- _TO DO_: Below are some records. Print exactly the lines between the one holding "Compute the single" and the one holding "Let α = 215/336 and ρ = 144/336.", inclusive, and nothing else.

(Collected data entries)
= Beginning of Section =
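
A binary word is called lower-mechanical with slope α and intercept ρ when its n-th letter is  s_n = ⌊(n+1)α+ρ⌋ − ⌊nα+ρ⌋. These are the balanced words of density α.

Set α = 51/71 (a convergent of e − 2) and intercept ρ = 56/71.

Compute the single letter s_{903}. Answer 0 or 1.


1

(n+1)α + ρ = (904·51 + 56) / 71 = 46160/71
nα + ρ     = (903·51 + 56) / 71 = 46109/71
⌊46160/71⌋ = 650,  ⌊46109/71⌋ = 649
s_{903} = 650 − 649 = 1


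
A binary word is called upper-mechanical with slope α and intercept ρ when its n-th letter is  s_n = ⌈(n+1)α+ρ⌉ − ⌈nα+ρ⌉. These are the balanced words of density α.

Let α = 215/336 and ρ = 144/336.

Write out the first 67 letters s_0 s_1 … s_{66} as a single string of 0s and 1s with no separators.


n=0: ⌈(1·215+144)/336⌉ − ⌈(0·215+144)/336⌉ = ⌈359/336⌉ − ⌈144/336⌉ = 2 − 1 = 1
n=1: ⌈(2·215+144)/336⌉ − ⌈(1·215+144)/336⌉ = ⌈574/336⌉ − ⌈359/336⌉ = 2 − 2 = 0
n=2: ⌈(3·215+144)/336⌉ − ⌈(2·215+144)/336⌉ = ⌈789/336⌉ − ⌈574/336⌉ = 3 − 2 = 1
n=3: ⌈(4·215+144)/336⌉ − ⌈(3·215+144)/336⌉ = ⌈1004/336⌉ − ⌈789/336⌉ = 3 − 3 = 0
n=4: ⌈(5·215+144)/336⌉ − ⌈(4·215+144)/336⌉ = ⌈1219/336⌉ − ⌈1004/336⌉ = 4 − 3 = 1
n=5: ⌈(6·215+144)/336⌉ − ⌈(5·215+144)/336⌉ = ⌈1434/336⌉ − ⌈1219/336⌉ = 5 − 4 = 1
n=6: ⌈(7·215+144)/336⌉ − ⌈(6·215+144)/336⌉ = ⌈1649/336⌉ − ⌈1434/336⌉ = 5 − 5 = 0
n=7: ⌈(8·215+144)/336⌉ − ⌈(7·215+144)/336⌉ = ⌈1864/336⌉ − ⌈1649/336⌉ = 6 − 5 = 1
n=8: ⌈(9·215+144)/336⌉ − ⌈(8·215+144)/336⌉ = ⌈2079/336⌉ − ⌈1864/336⌉ = 7 − 6 = 1
n=9: ⌈(10·215+144)/336⌉ − ⌈(9·215+144)/336⌉ = ⌈2294/336⌉ − ⌈2079/336⌉ = 7 − 7 = 0
n=10: ⌈(11·215+144)/336⌉ − ⌈(10·215+144)/336⌉ = ⌈2509/336⌉ − ⌈2294/336⌉ = 8 − 7 = 1
n=11: ⌈(12·215+144)/336⌉ − ⌈(11·215+144)/336⌉ = ⌈2724/336⌉ − ⌈2509/336⌉ = 9 − 8 = 1
n=12: ⌈(13·215+144)/336⌉ − ⌈(12·215+144)/336⌉ = ⌈2939/336⌉ − ⌈2724/336⌉ = 9 − 9 = 0
n=13: ⌈(14·215+144)/336⌉ − ⌈(13·215+144)/336⌉ = ⌈3154/336⌉ − ⌈2939/336⌉ = 10 − 9 = 1
n=14: ⌈(15·215+144)/336⌉ − ⌈(14·215+144)/336⌉ = ⌈3369/336⌉ − ⌈3154/336⌉ = 11 − 10 = 1
n=15: ⌈(16·215+144)/336⌉ − ⌈(15·215+144)/336⌉ = ⌈3584/336⌉ − ⌈3369/336⌉ = 11 − 11 = 0
n=16: ⌈(17·215+144)/336⌉ − ⌈(16·215+144)/336⌉ = ⌈3799/336⌉ − ⌈3584/336⌉ = 12 − 11 = 1
n=17: ⌈(18·215+144)/336⌉ − ⌈(17·215+144)/336⌉ = ⌈4014/336⌉ − ⌈3799/336⌉ = 12 − 12 = 0
n=18: ⌈(19·215+144)/336⌉ − ⌈(18·215+144)/336⌉ = ⌈4229/336⌉ − ⌈4014/336⌉ = 13 − 12 = 1
n=19: ⌈(20·215+144)/336⌉ − ⌈(19·215+144)/336⌉ = ⌈4444/336⌉ − ⌈4229/336⌉ = 14 − 13 = 1
n=20: ⌈(21·215+144)/336⌉ − ⌈(20·215+144)/336⌉ = ⌈4659/336⌉ − ⌈4444/336⌉ = 14 − 14 = 0
n=21: ⌈(22·215+144)/336⌉ − ⌈(21·215+144)/336⌉ = ⌈4874/336⌉ − ⌈4659/336⌉ = 15 − 14 = 1
n=22: ⌈(23·215+144)/336⌉ − ⌈(22·215+144)/336⌉ = ⌈5089/336⌉ − ⌈4874/336⌉ = 16 − 15 = 1
n=23: ⌈(24·215+144)/336⌉ − ⌈(23·215+144)/336⌉ = ⌈5304/336⌉ − ⌈5089/336⌉ = 16 − 16 = 0
n=24: ⌈(25·215+144)/336⌉ − ⌈(24·215+144)/336⌉ = ⌈5519/336⌉ − ⌈5304/336⌉ = 17 − 16 = 1
n=25: ⌈(26·215+144)/336⌉ − ⌈(25·215+144)/336⌉ = ⌈5734/336⌉ − ⌈5519/336⌉ = 18 − 17 = 1
n=26: ⌈(27·215+144)/336⌉ − ⌈(26·215+144)/336⌉ = ⌈5949/336⌉ − ⌈5734/336⌉ = 18 − 18 = 0
n=27: ⌈(28·215+144)/336⌉ − ⌈(27·215+144)/336⌉ = ⌈6164/336⌉ − ⌈5949/336⌉ = 19 − 18 = 1
n=28: ⌈(29·215+144)/336⌉ − ⌈(28·215+144)/336⌉ = ⌈6379/336⌉ − ⌈6164/336⌉ = 19 − 19 = 0
n=29: ⌈(30·215+144)/336⌉ − ⌈(29·215+144)/336⌉ = ⌈6594/336⌉ − ⌈6379/336⌉ = 20 − 19 = 1
n=30: ⌈(31·215+144)/336⌉ − ⌈(30·215+144)/336⌉ = ⌈6809/336⌉ − ⌈6594/336⌉ = 21 − 20 = 1
n=31: ⌈(32·215+144)/336⌉ − ⌈(31·215+144)/336⌉ = ⌈7024/336⌉ − ⌈6809/336⌉ = 21 − 21 = 0
n=32: ⌈(33·215+144)/336⌉ − ⌈(32·215+144)/336⌉ = ⌈7239/336⌉ − ⌈7024/336⌉ = 22 − 21 = 1
n=33: ⌈(34·215+144)/336⌉ − ⌈(33·215+144)/336⌉ = ⌈7454/336⌉ − ⌈7239/336⌉ = 23 − 22 = 1
n=34: ⌈(35·215+144)/336⌉ − ⌈(34·215+144)/336⌉ = ⌈7669/336⌉ − ⌈7454/336⌉ = 23 − 23 = 0
n=35: ⌈(36·215+144)/336⌉ − ⌈(35·215+144)/336⌉ = ⌈7884/336⌉ − ⌈7669/336⌉ = 24 − 23 = 1
n=36: ⌈(37·215+144)/336⌉ − ⌈(36·215+144)/336⌉ = ⌈8099/336⌉ − ⌈7884/336⌉ = 25 − 24 = 1
n=37: ⌈(38·215+144)/336⌉ − ⌈(37·215+144)/336⌉ = ⌈8314/336⌉ − ⌈8099/336⌉ = 25 − 25 = 0
n=38: ⌈(39·215+144)/336⌉ − ⌈(38·215+144)/336⌉ = ⌈8529/336⌉ − ⌈8314/336⌉ = 26 − 25 = 1
n=39: ⌈(40·215+144)/336⌉ − ⌈(39·215+144)/336⌉ = ⌈8744/336⌉ − ⌈8529/336⌉ = 27 − 26 = 1
n=40: ⌈(41·215+144)/336⌉ − ⌈(40·215+144)/336⌉ = ⌈8959/336⌉ − ⌈8744/336⌉ = 27 − 27 = 0
n=41: ⌈(42·215+144)/336⌉ − ⌈(41·215+144)/336⌉ = ⌈9174/336⌉ − ⌈8959/336⌉ = 28 − 27 = 1
n=42: ⌈(43·215+144)/336⌉ − ⌈(42·215+144)/336⌉ = ⌈9389/336⌉ − ⌈9174/336⌉ = 28 − 28 = 0
n=43: ⌈(44·215+144)/336⌉ − ⌈(43·215+144)/336⌉ = ⌈9604/336⌉ − ⌈9389/336⌉ = 29 − 28 = 1
n=44: ⌈(45·215+144)/336⌉ − ⌈(44·215+144)/336⌉ = ⌈9819/336⌉ − ⌈9604/336⌉ = 30 − 29 = 1
n=45: ⌈(46·215+144)/336⌉ − ⌈(45·215+144)/336⌉ = ⌈10034/336⌉ − ⌈9819/336⌉ = 30 − 30 = 0
n=46: ⌈(47·215+144)/336⌉ − ⌈(46·215+144)/336⌉ = ⌈10249/336⌉ − ⌈10034/336⌉ = 31 − 30 = 1
n=47: ⌈(48·215+144)/336⌉ − ⌈(47·215+144)/336⌉ = ⌈10464/336⌉ − ⌈10249/336⌉ = 32 − 31 = 1
n=48: ⌈(49·215+144)/336⌉ − ⌈(48·215+144)/336⌉ = ⌈10679/336⌉ − ⌈10464/336⌉ = 32 − 32 = 0
n=49: ⌈(50·215+144)/336⌉ − ⌈(49·215+144)/336⌉ = ⌈10894/336⌉ − ⌈10679/336⌉ = 33 − 32 = 1
n=50: ⌈(51·215+144)/336⌉ − ⌈(50·215+144)/336⌉ = ⌈11109/336⌉ − ⌈10894/336⌉ = 34 − 33 = 1
n=51: ⌈(52·215+144)/336⌉ − ⌈(51·215+144)/336⌉ = ⌈11324/336⌉ − ⌈11109/336⌉ = 34 − 34 = 0
n=52: ⌈(53·215+144)/336⌉ − ⌈(52·215+144)/336⌉ = ⌈11539/336⌉ − ⌈11324/336⌉ = 35 − 34 = 1
n=53: ⌈(54·215+144)/336⌉ − ⌈(53·215+144)/336⌉ = ⌈11754/336⌉ − ⌈11539/336⌉ = 35 − 35 = 0
n=54: ⌈(55·215+144)/336⌉ − ⌈(54·215+144)/336⌉ = ⌈11969/336⌉ − ⌈11754/336⌉ = 36 − 35 = 1
n=55: ⌈(56·215+144)/336⌉ − ⌈(55·215+144)/336⌉ = ⌈12184/336⌉ − ⌈11969/336⌉ = 37 − 36 = 1
n=56: ⌈(57·215+144)/336⌉ − ⌈(56·215+144)/336⌉ = ⌈12399/336⌉ − ⌈12184/336⌉ = 37 − 37 = 0
n=57: ⌈(58·215+144)/336⌉ − ⌈(57·215+144)/336⌉ = ⌈12614/336⌉ − ⌈12399/336⌉ = 38 − 37 = 1
n=58: ⌈(59·215+144)/336⌉ − ⌈(58·215+144)/336⌉ = ⌈12829/336⌉ − ⌈12614/336⌉ = 39 − 38 = 1
n=59: ⌈(60·215+144)/336⌉ − ⌈(59·215+144)/336⌉ = ⌈13044/336⌉ − ⌈12829/336⌉ = 39 − 39 = 0
n=60: ⌈(61·215+144)/336⌉ − ⌈(60·215+144)/336⌉ = ⌈13259/336⌉ − ⌈13044/336⌉ = 40 − 39 = 1
n=61: ⌈(62·215+144)/336⌉ − ⌈(61·215+144)/336⌉ = ⌈13474/336⌉ − ⌈13259/336⌉ = 41 − 40 = 1
n=62: ⌈(63·215+144)/336⌉ − ⌈(62·215+144)/336⌉ = ⌈13689/336⌉ − ⌈13474/336⌉ = 41 − 41 = 0
n=63: ⌈(64·215+144)/336⌉ − ⌈(63·215+144)/336⌉ = ⌈13904/336⌉ − ⌈13689/336⌉ = 42 − 41 = 1
n=64: ⌈(65·215+144)/336⌉ − ⌈(64·215+144)/336⌉ = ⌈14119/336⌉ − ⌈13904/336⌉ = 43 − 42 = 1
n=65: ⌈(66·215+144)/336⌉ − ⌈(65·215+144)/336⌉ = ⌈14334/336⌉ − ⌈14119/336⌉ = 43 − 43 = 0
n=66: ⌈(67·215+144)/336⌉ − ⌈(66·215+144)/336⌉ = ⌈14549/336⌉ − ⌈14334/336⌉ = 44 − 43 = 1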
= End of Section =
- _RESPONSE TO THIS EXERCISE_:
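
Compute the single letter s_{903}. Answer 0 or 1.


1

(n+1)α + ρ = (904·51 + 56) / 71 = 46160/71
nα + ρ     = (903·51 + 56) / 71 = 46109/71
⌊46160/71⌋ = 650,  ⌊46109/71⌋ = 649
s_{903} = 650 − 649 = 1


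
A binary word is called upper-mechanical with slope α and intercept ρ when its n-th letter is  s_n = ⌈(n+1)α+ρ⌉ − ⌈nα+ρ⌉. These are the balanced words of density α.

Let α = 215/336 and ρ = 144/336.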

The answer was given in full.